### What the exercise asks:
Return exactly the line that contains "1. a = malloc(1)" and all lines beneath it in the entries, through the very last one.

Listed entries below:

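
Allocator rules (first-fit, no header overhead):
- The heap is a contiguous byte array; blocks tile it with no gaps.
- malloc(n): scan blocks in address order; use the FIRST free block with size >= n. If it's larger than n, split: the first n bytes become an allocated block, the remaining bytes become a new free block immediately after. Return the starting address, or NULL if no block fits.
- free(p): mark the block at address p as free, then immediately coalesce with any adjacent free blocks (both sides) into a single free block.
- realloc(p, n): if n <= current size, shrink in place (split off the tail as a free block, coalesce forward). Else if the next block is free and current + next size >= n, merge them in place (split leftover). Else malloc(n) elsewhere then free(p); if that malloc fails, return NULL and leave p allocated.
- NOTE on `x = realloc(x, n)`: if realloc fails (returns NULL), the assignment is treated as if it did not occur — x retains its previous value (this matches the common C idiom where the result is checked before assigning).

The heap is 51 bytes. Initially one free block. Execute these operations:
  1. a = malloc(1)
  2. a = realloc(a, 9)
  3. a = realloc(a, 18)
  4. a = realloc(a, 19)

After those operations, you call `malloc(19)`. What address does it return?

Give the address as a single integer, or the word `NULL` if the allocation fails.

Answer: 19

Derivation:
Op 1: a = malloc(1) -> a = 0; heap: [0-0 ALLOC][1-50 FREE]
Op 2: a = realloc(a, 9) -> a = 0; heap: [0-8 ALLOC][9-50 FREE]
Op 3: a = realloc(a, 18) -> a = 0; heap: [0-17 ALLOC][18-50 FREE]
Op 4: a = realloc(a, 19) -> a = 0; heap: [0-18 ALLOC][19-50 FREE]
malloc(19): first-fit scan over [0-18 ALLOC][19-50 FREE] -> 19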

End of Listed entries.

### Your response:
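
  1. a = malloc(1)
  2. a = realloc(a, 9)
  3. a = realloc(a, 18)
  4. a = realloc(a, 19)

After those operations, you call `malloc(19)`. What address does it return?

Give the address as a single integer, or the word `NULL` if the allocation fails.

Answer: 19

Derivation:
Op 1: a = malloc(1) -> a = 0; heap: [0-0 ALLOC][1-50 FREE]
Op 2: a = realloc(a, 9) -> a = 0; heap: [0-8 ALLOC][9-50 FREE]
Op 3: a = realloc(a, 18) -> a = 0; heap: [0-17 ALLOC][18-50 FREE]
Op 4: a = realloc(a, 19) -> a = 0; heap: [0-18 ALLOC][19-50 FREE]
malloc(19): first-fit scan over [0-18 ALLOC][19-50 FREE] -> 19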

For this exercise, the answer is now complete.